DATA RECORDS
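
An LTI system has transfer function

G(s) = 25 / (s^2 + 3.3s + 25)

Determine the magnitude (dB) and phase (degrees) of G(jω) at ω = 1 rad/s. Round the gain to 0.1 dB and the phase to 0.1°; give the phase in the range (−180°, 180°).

0.3 dB, -7.8°

At s = jω = j1:
quadratic: (j1)² + 3.3·j1 + 25 = 24 + j3.3 → |·| ≈ 24.226, ∠ ≈ 7.83°
|G| = 25 / 24.226 ≈ 1.0319
Gain = 20 log₁₀(1.0319) ≈ 0.27 dB
∠G = 0.00° − 7.83° = -7.83°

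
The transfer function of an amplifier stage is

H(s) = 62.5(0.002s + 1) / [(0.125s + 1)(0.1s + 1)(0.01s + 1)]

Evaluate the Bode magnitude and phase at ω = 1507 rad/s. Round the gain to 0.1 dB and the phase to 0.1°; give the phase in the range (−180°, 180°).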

PROBLEM TO SOLVE
Output, exactly and with nothing else, the lines from the line containing "The transfer function" to the end of the entries.

THE ANSWER
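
The transfer function of an amplifier stage is

H(s) = 62.5(0.002s + 1) / [(0.125s + 1)(0.1s + 1)(0.01s + 1)]

Evaluate the Bode magnitude and phase at ω = 1507 rad/s. Round the gain to 0.1 dB and the phase to 0.1°; give the phase in the range (−180°, 180°).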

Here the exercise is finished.